BEGIN Input data
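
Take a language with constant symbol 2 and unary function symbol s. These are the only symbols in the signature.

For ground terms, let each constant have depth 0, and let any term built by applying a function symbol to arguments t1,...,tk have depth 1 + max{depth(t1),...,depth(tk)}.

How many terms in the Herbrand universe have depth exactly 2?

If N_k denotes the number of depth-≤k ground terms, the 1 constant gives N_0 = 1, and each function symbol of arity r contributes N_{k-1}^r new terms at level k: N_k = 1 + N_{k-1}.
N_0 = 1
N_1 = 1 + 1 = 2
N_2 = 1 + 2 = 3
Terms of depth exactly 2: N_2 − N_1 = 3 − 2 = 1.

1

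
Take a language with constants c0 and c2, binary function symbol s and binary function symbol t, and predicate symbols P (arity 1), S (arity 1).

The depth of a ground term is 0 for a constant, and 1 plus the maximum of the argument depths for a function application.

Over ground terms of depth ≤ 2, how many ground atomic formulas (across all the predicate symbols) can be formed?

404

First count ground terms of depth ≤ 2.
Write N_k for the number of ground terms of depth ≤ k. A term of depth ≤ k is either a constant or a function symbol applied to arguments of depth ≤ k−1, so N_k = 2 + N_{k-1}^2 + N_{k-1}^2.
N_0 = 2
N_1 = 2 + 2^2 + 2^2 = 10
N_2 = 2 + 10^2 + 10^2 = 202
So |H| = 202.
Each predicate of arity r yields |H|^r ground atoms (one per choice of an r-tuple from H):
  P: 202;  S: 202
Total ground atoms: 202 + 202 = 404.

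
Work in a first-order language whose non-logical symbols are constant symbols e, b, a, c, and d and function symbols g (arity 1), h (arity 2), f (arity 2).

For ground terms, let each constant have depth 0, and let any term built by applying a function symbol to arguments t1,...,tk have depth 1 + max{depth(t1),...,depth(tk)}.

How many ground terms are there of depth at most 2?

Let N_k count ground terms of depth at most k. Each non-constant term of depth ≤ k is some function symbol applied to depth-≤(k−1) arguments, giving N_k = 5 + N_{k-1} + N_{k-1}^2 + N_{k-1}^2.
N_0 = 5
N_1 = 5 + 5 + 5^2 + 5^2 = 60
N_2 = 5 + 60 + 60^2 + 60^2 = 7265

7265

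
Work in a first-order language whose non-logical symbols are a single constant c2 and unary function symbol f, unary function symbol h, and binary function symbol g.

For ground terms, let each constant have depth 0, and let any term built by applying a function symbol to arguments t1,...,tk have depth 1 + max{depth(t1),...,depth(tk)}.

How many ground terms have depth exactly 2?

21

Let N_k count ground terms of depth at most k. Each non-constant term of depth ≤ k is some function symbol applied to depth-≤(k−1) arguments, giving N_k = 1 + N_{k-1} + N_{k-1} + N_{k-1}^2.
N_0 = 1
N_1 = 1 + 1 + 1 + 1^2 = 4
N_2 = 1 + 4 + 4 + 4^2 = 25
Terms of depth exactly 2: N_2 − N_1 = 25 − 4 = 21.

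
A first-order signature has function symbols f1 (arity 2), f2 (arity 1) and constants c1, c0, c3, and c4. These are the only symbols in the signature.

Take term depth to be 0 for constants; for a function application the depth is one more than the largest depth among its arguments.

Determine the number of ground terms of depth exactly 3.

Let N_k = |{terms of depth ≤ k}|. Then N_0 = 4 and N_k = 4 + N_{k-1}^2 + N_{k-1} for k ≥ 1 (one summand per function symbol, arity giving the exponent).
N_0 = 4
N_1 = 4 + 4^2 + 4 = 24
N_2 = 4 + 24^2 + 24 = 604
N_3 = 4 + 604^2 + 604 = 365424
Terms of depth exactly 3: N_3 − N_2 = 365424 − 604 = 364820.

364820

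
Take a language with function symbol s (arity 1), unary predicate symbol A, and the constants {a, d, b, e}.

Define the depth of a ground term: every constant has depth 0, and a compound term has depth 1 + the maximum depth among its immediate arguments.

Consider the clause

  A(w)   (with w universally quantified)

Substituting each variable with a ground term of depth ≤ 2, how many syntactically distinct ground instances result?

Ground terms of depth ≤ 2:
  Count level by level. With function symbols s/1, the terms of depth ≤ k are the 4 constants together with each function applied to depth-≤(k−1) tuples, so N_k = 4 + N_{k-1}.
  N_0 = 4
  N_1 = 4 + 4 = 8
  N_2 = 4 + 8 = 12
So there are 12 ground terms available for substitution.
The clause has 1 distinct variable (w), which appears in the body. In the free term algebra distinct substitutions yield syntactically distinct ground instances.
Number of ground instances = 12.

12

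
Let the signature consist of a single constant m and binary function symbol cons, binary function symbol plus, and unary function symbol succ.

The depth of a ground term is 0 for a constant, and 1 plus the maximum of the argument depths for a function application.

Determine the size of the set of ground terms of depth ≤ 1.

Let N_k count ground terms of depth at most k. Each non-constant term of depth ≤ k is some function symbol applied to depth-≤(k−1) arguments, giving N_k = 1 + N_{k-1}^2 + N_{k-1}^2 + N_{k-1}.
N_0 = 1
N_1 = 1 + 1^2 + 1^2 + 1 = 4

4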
END Input data
* [Task brief]: Transcribe all of the records exactly.

* [Answer area]:
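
Take a language with constant symbol 2 and unary function symbol s. These are the only symbols in the signature.

For ground terms, let each constant have depth 0, and let any term built by applying a function symbol to arguments t1,...,tk have depth 1 + max{depth(t1),...,depth(tk)}.

How many terms in the Herbrand universe have depth exactly 2?

If N_k denotes the number of depth-≤k ground terms, the 1 constant gives N_0 = 1, and each function symbol of arity r contributes N_{k-1}^r new terms at level k: N_k = 1 + N_{k-1}.
N_0 = 1
N_1 = 1 + 1 = 2
N_2 = 1 + 2 = 3
Terms of depth exactly 2: N_2 − N_1 = 3 − 2 = 1.

1

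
Take a language with constants c0 and c2, binary function symbol s and binary function symbol t, and predicate symbols P (arity 1), S (arity 1).

The depth of a ground term is 0 for a constant, and 1 plus the maximum of the argument depths for a function application.

Over ground terms of depth ≤ 2, how many ground atomic formulas (across all the predicate symbols) can be formed?

404

First count ground terms of depth ≤ 2.
Write N_k for the number of ground terms of depth ≤ k. A term of depth ≤ k is either a constant or a function symbol applied to arguments of depth ≤ k−1, so N_k = 2 + N_{k-1}^2 + N_{k-1}^2.
N_0 = 2
N_1 = 2 + 2^2 + 2^2 = 10
N_2 = 2 + 10^2 + 10^2 = 202
So |H| = 202.
Each predicate of arity r yields |H|^r ground atoms (one per choice of an r-tuple from H):
  P: 202;  S: 202
Total ground atoms: 202 + 202 = 404.

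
Work in a first-order language whose non-logical symbols are constant symbols e, b, a, c, and d and function symbols g (arity 1), h (arity 2), f (arity 2).

For ground terms, let each constant have depth 0, and let any term built by applying a function symbol to arguments t1,...,tk have depth 1 + max{depth(t1),...,depth(tk)}.

How many ground terms are there of depth at most 2?

Let N_k count ground terms of depth at most k. Each non-constant term of depth ≤ k is some function symbol applied to depth-≤(k−1) arguments, giving N_k = 5 + N_{k-1} + N_{k-1}^2 + N_{k-1}^2.
N_0 = 5
N_1 = 5 + 5 + 5^2 + 5^2 = 60
N_2 = 5 + 60 + 60^2 + 60^2 = 7265

7265

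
Work in a first-order language whose non-logical symbols are a single constant c2 and unary function symbol f, unary function symbol h, and binary function symbol g.

For ground terms, let each constant have depth 0, and let any term built by applying a function symbol to arguments t1,...,tk have depth 1 + max{depth(t1),...,depth(tk)}.

How many ground terms have depth exactly 2?

21

Let N_k count ground terms of depth at most k. Each non-constant term of depth ≤ k is some function symbol applied to depth-≤(k−1) arguments, giving N_k = 1 + N_{k-1} + N_{k-1} + N_{k-1}^2.
N_0 = 1
N_1 = 1 + 1 + 1 + 1^2 = 4
N_2 = 1 + 4 + 4 + 4^2 = 25
Terms of depth exactly 2: N_2 − N_1 = 25 − 4 = 21.

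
A first-order signature has function symbols f1 (arity 2), f2 (arity 1) and constants c1, c0, c3, and c4. These are the only symbols in the signature.

Take term depth to be 0 for constants; for a function application the depth is one more than the largest depth among its arguments.

Determine the number of ground terms of depth exactly 3.

Let N_k = |{terms of depth ≤ k}|. Then N_0 = 4 and N_k = 4 + N_{k-1}^2 + N_{k-1} for k ≥ 1 (one summand per function symbol, arity giving the exponent).
N_0 = 4
N_1 = 4 + 4^2 + 4 = 24
N_2 = 4 + 24^2 + 24 = 604
N_3 = 4 + 604^2 + 604 = 365424
Terms of depth exactly 3: N_3 − N_2 = 365424 − 604 = 364820.

364820

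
Take a language with function symbol s (arity 1), unary predicate symbol A, and the constants {a, d, b, e}.

Define the depth of a ground term: every constant has depth 0, and a compound term has depth 1 + the maximum depth among its immediate arguments.

Consider the clause

  A(w)   (with w universally quantified)

Substituting each variable with a ground term of depth ≤ 2, how many syntactically distinct ground instances result?

Ground terms of depth ≤ 2:
  Count level by level. With function symbols s/1, the terms of depth ≤ k are the 4 constants together with each function applied to depth-≤(k−1) tuples, so N_k = 4 + N_{k-1}.
  N_0 = 4
  N_1 = 4 + 4 = 8
  N_2 = 4 + 8 = 12
So there are 12 ground terms available for substitution.
The clause has 1 distinct variable (w), which appears in the body. In the free term algebra distinct substitutions yield syntactically distinct ground instances.
Number of ground instances = 12.

12

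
Let the signature consist of a single constant m and binary function symbol cons, binary function symbol plus, and unary function symbol succ.

The depth of a ground term is 0 for a constant, and 1 plus the maximum of the argument depths for a function application.

Determine the size of the set of ground terms of depth ≤ 1.

Let N_k count ground terms of depth at most k. Each non-constant term of depth ≤ k is some function symbol applied to depth-≤(k−1) arguments, giving N_k = 1 + N_{k-1}^2 + N_{k-1}^2 + N_{k-1}.
N_0 = 1
N_1 = 1 + 1^2 + 1^2 + 1 = 4

4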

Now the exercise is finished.